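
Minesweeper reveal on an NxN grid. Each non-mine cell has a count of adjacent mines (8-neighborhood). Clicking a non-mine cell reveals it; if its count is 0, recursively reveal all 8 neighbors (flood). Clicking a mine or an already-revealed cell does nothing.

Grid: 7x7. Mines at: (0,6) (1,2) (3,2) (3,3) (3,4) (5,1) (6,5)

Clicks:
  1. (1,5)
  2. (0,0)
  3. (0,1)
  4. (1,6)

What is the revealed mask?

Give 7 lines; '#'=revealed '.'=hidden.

Answer: ##.....
##...##
##.....
##.....
##.....
.......
.......

Derivation:
Click 1 (1,5) count=1: revealed 1 new [(1,5)] -> total=1
Click 2 (0,0) count=0: revealed 10 new [(0,0) (0,1) (1,0) (1,1) (2,0) (2,1) (3,0) (3,1) (4,0) (4,1)] -> total=11
Click 3 (0,1) count=1: revealed 0 new [(none)] -> total=11
Click 4 (1,6) count=1: revealed 1 new [(1,6)] -> total=12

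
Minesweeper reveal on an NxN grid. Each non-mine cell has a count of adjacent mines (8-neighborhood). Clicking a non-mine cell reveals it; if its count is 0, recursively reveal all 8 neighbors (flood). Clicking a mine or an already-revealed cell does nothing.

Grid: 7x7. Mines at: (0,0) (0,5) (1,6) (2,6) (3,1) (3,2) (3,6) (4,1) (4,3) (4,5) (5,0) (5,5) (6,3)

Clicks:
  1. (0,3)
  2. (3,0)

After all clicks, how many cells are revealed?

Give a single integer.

Click 1 (0,3) count=0: revealed 17 new [(0,1) (0,2) (0,3) (0,4) (1,1) (1,2) (1,3) (1,4) (1,5) (2,1) (2,2) (2,3) (2,4) (2,5) (3,3) (3,4) (3,5)] -> total=17
Click 2 (3,0) count=2: revealed 1 new [(3,0)] -> total=18

Answer: 18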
= = = = = = =
**Task prompt**. Repeat the data in its entirety, character for character.

**Expected answer**.
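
Minesweeper reveal on an NxN grid. Each non-mine cell has a count of adjacent mines (8-neighborhood). Clicking a non-mine cell reveals it; if its count is 0, recursively reveal all 8 neighbors (flood). Clicking a mine or an already-revealed cell does nothing.

Grid: 7x7. Mines at: (0,6) (1,2) (3,2) (3,3) (3,4) (5,1) (6,5)

Clicks:
  1. (1,5)
  2. (0,0)
  3. (0,1)
  4. (1,6)

What is the revealed mask?

Give 7 lines; '#'=revealed '.'=hidden.

Answer: ##.....
##...##
##.....
##.....
##.....
.......
.......

Derivation:
Click 1 (1,5) count=1: revealed 1 new [(1,5)] -> total=1
Click 2 (0,0) count=0: revealed 10 new [(0,0) (0,1) (1,0) (1,1) (2,0) (2,1) (3,0) (3,1) (4,0) (4,1)] -> total=11
Click 3 (0,1) count=1: revealed 0 new [(none)] -> total=11
Click 4 (1,6) count=1: revealed 1 new [(1,6)] -> total=12

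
Minesweeper reveal on an NxN grid. Each non-mine cell has a count of adjacent mines (8-neighborhood). Clicking a non-mine cell reveals it; if its count is 0, recursively reveal all 8 neighbors (flood). Clicking a mine or an already-revealed cell does nothing.

Grid: 7x7. Mines at: (0,0) (0,5) (1,6) (2,6) (3,1) (3,2) (3,6) (4,1) (4,3) (4,5) (5,0) (5,5) (6,3)

Clicks:
  1. (0,3)
  2. (3,0)

After all clicks, how many cells are revealed?

Give a single integer.

Click 1 (0,3) count=0: revealed 17 new [(0,1) (0,2) (0,3) (0,4) (1,1) (1,2) (1,3) (1,4) (1,5) (2,1) (2,2) (2,3) (2,4) (2,5) (3,3) (3,4) (3,5)] -> total=17
Click 2 (3,0) count=2: revealed 1 new [(3,0)] -> total=18

Answer: 18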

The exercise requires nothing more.